Problem to solve:
In the material below, find each line with the word "until" and list it.
##### Raw data #####
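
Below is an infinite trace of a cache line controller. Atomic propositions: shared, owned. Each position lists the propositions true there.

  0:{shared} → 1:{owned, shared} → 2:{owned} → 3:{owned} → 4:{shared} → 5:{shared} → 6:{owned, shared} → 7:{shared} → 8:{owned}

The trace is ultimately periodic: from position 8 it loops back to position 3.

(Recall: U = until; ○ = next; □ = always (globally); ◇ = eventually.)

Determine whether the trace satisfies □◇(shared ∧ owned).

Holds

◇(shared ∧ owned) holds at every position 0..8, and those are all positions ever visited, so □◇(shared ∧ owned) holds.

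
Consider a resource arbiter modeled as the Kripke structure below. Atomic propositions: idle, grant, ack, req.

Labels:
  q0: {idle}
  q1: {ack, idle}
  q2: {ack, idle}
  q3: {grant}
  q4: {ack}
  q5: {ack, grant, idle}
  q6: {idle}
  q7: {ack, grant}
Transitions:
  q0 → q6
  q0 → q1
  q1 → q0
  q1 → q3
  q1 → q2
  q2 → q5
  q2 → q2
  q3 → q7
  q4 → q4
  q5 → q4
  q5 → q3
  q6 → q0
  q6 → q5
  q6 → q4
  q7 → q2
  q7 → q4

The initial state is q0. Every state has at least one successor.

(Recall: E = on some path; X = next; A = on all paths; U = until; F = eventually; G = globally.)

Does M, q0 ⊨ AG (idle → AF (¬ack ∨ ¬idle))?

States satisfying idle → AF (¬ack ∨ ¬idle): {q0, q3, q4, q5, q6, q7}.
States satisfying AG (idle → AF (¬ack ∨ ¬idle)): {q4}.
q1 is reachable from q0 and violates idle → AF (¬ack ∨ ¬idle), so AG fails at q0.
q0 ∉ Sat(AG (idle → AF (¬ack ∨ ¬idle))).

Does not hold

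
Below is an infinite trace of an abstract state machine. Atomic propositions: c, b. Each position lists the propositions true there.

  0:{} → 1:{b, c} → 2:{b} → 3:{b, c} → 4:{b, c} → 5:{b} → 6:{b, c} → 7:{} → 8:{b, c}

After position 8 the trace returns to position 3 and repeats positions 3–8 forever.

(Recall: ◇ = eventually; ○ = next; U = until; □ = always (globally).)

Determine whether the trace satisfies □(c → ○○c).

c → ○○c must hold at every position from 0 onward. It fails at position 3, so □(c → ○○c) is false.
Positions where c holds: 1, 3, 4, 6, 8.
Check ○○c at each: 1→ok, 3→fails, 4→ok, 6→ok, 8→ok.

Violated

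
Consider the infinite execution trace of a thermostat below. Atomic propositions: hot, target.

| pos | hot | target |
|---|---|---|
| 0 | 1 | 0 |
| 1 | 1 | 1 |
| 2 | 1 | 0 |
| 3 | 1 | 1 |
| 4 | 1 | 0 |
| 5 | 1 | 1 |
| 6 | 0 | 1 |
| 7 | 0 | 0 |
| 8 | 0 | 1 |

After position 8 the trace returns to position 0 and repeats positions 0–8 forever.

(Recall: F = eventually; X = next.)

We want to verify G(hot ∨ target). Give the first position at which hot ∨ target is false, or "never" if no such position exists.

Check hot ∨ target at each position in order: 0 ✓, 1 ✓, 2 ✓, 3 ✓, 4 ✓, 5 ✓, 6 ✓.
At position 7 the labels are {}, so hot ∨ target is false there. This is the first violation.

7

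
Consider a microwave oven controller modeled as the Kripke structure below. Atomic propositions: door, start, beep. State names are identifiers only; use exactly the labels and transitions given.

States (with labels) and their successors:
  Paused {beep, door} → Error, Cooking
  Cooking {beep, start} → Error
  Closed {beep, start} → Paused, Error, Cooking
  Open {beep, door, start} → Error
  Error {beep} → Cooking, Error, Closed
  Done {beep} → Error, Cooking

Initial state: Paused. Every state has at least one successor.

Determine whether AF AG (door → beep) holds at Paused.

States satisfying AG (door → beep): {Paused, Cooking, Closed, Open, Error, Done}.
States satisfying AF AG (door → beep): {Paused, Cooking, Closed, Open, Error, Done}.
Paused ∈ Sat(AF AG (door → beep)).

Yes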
#####
Output below:
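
(Recall: U = until; ○ = next; □ = always (globally); ◇ = eventually.)
(Recall: E = on some path; X = next; A = on all paths; U = until; F = eventually; G = globally.)
(Recall: ◇ = eventually; ○ = next; U = until; □ = always (globally).)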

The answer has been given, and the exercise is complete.